Problem to work on:
Repeat precisely the span of lines below that opens with the line containing "Alignment rules: (1)" and closes with the line containing "Words (in order): moon", both included.

Saved data entries:
↓↓↓

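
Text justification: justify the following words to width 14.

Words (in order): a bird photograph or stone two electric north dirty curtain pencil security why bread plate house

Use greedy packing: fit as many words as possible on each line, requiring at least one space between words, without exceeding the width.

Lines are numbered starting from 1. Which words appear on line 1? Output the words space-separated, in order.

Answer: a bird

Derivation:
Line 1: ['a', 'bird'] (min_width=6, slack=8)
Line 2: ['photograph', 'or'] (min_width=13, slack=1)
Line 3: ['stone', 'two'] (min_width=9, slack=5)
Line 4: ['electric', 'north'] (min_width=14, slack=0)
Line 5: ['dirty', 'curtain'] (min_width=13, slack=1)
Line 6: ['pencil'] (min_width=6, slack=8)
Line 7: ['security', 'why'] (min_width=12, slack=2)
Line 8: ['bread', 'plate'] (min_width=11, slack=3)
Line 9: ['house'] (min_width=5, slack=9)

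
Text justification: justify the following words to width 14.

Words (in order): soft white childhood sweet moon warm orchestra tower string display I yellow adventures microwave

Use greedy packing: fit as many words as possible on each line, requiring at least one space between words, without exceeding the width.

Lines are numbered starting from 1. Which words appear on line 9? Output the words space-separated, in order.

Answer: microwave

Derivation:
Line 1: ['soft', 'white'] (min_width=10, slack=4)
Line 2: ['childhood'] (min_width=9, slack=5)
Line 3: ['sweet', 'moon'] (min_width=10, slack=4)
Line 4: ['warm', 'orchestra'] (min_width=14, slack=0)
Line 5: ['tower', 'string'] (min_width=12, slack=2)
Line 6: ['display', 'I'] (min_width=9, slack=5)
Line 7: ['yellow'] (min_width=6, slack=8)
Line 8: ['adventures'] (min_width=10, slack=4)
Line 9: ['microwave'] (min_width=9, slack=5)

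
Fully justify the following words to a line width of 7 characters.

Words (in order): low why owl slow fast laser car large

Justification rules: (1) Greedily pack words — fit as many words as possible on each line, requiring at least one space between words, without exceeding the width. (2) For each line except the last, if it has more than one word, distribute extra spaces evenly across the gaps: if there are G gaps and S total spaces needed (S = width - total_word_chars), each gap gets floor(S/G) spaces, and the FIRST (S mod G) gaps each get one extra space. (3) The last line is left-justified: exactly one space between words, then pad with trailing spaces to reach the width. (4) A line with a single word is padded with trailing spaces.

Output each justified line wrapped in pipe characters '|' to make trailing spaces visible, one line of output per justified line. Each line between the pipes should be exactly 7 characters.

Line 1: ['low', 'why'] (min_width=7, slack=0)
Line 2: ['owl'] (min_width=3, slack=4)
Line 3: ['slow'] (min_width=4, slack=3)
Line 4: ['fast'] (min_width=4, slack=3)
Line 5: ['laser'] (min_width=5, slack=2)
Line 6: ['car'] (min_width=3, slack=4)
Line 7: ['large'] (min_width=5, slack=2)

Answer: |low why|
|owl    |
|slow   |
|fast   |
|laser  |
|car    |
|large  |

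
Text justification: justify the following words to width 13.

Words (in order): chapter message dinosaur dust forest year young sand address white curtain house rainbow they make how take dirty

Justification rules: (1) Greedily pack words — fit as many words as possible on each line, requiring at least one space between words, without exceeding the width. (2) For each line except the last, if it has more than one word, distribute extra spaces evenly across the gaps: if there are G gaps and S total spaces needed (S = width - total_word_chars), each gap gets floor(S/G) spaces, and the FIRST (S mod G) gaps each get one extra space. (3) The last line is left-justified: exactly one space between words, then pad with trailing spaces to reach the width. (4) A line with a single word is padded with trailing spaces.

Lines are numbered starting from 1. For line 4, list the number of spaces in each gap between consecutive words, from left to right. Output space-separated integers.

Line 1: ['chapter'] (min_width=7, slack=6)
Line 2: ['message'] (min_width=7, slack=6)
Line 3: ['dinosaur', 'dust'] (min_width=13, slack=0)
Line 4: ['forest', 'year'] (min_width=11, slack=2)
Line 5: ['young', 'sand'] (min_width=10, slack=3)
Line 6: ['address', 'white'] (min_width=13, slack=0)
Line 7: ['curtain', 'house'] (min_width=13, slack=0)
Line 8: ['rainbow', 'they'] (min_width=12, slack=1)
Line 9: ['make', 'how', 'take'] (min_width=13, slack=0)
Line 10: ['dirty'] (min_width=5, slack=8)

Answer: 3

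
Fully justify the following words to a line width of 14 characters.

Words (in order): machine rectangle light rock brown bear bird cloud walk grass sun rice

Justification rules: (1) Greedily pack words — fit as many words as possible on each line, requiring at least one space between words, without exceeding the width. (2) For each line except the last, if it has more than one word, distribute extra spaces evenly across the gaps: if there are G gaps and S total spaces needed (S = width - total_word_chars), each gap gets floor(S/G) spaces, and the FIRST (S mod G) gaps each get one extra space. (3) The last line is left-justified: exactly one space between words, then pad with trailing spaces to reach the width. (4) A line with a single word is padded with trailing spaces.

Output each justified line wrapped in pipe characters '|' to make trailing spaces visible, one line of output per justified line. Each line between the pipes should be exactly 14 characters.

Answer: |machine       |
|rectangle     |
|light     rock|
|brown     bear|
|bird     cloud|
|walk grass sun|
|rice          |

Derivation:
Line 1: ['machine'] (min_width=7, slack=7)
Line 2: ['rectangle'] (min_width=9, slack=5)
Line 3: ['light', 'rock'] (min_width=10, slack=4)
Line 4: ['brown', 'bear'] (min_width=10, slack=4)
Line 5: ['bird', 'cloud'] (min_width=10, slack=4)
Line 6: ['walk', 'grass', 'sun'] (min_width=14, slack=0)
Line 7: ['rice'] (min_width=4, slack=10)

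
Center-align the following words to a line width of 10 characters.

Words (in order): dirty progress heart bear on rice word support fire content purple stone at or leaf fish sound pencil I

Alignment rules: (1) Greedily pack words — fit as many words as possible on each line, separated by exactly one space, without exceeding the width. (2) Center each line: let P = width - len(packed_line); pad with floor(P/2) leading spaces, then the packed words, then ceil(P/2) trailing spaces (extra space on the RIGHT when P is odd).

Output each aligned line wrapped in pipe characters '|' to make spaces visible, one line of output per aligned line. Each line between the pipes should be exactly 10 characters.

Line 1: ['dirty'] (min_width=5, slack=5)
Line 2: ['progress'] (min_width=8, slack=2)
Line 3: ['heart', 'bear'] (min_width=10, slack=0)
Line 4: ['on', 'rice'] (min_width=7, slack=3)
Line 5: ['word'] (min_width=4, slack=6)
Line 6: ['support'] (min_width=7, slack=3)
Line 7: ['fire'] (min_width=4, slack=6)
Line 8: ['content'] (min_width=7, slack=3)
Line 9: ['purple'] (min_width=6, slack=4)
Line 10: ['stone', 'at'] (min_width=8, slack=2)
Line 11: ['or', 'leaf'] (min_width=7, slack=3)
Line 12: ['fish', 'sound'] (min_width=10, slack=0)
Line 13: ['pencil', 'I'] (min_width=8, slack=2)

Answer: |  dirty   |
| progress |
|heart bear|
| on rice  |
|   word   |
| support  |
|   fire   |
| content  |
|  purple  |
| stone at |
| or leaf  |
|fish sound|
| pencil I |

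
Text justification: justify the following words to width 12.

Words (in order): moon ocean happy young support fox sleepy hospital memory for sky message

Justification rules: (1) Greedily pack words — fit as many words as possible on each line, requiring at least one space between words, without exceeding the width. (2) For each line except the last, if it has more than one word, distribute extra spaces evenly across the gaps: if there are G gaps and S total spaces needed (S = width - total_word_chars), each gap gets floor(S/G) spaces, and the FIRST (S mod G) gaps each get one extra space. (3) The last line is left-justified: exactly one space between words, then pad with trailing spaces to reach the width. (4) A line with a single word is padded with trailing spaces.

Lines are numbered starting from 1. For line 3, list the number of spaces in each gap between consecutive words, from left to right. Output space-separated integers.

Line 1: ['moon', 'ocean'] (min_width=10, slack=2)
Line 2: ['happy', 'young'] (min_width=11, slack=1)
Line 3: ['support', 'fox'] (min_width=11, slack=1)
Line 4: ['sleepy'] (min_width=6, slack=6)
Line 5: ['hospital'] (min_width=8, slack=4)
Line 6: ['memory', 'for'] (min_width=10, slack=2)
Line 7: ['sky', 'message'] (min_width=11, slack=1)

Answer: 2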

↑↑↑

Response below:
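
Alignment rules: (1) Greedily pack words — fit as many words as possible on each line, separated by exactly one space, without exceeding the width. (2) Center each line: let P = width - len(packed_line); pad with floor(P/2) leading spaces, then the packed words, then ceil(P/2) trailing spaces (extra space on the RIGHT when P is odd).

Output each aligned line wrapped in pipe characters '|' to make spaces visible, one line of output per aligned line. Each line between the pipes should be exactly 10 characters.

Line 1: ['dirty'] (min_width=5, slack=5)
Line 2: ['progress'] (min_width=8, slack=2)
Line 3: ['heart', 'bear'] (min_width=10, slack=0)
Line 4: ['on', 'rice'] (min_width=7, slack=3)
Line 5: ['word'] (min_width=4, slack=6)
Line 6: ['support'] (min_width=7, slack=3)
Line 7: ['fire'] (min_width=4, slack=6)
Line 8: ['content'] (min_width=7, slack=3)
Line 9: ['purple'] (min_width=6, slack=4)
Line 10: ['stone', 'at'] (min_width=8, slack=2)
Line 11: ['or', 'leaf'] (min_width=7, slack=3)
Line 12: ['fish', 'sound'] (min_width=10, slack=0)
Line 13: ['pencil', 'I'] (min_width=8, slack=2)

Answer: |  dirty   |
| progress |
|heart bear|
| on rice  |
|   word   |
| support  |
|   fire   |
| content  |
|  purple  |
| stone at |
| or leaf  |
|fish sound|
| pencil I |

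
Text justification: justify the following words to width 12.

Words (in order): moon ocean happy young support fox sleepy hospital memory for sky message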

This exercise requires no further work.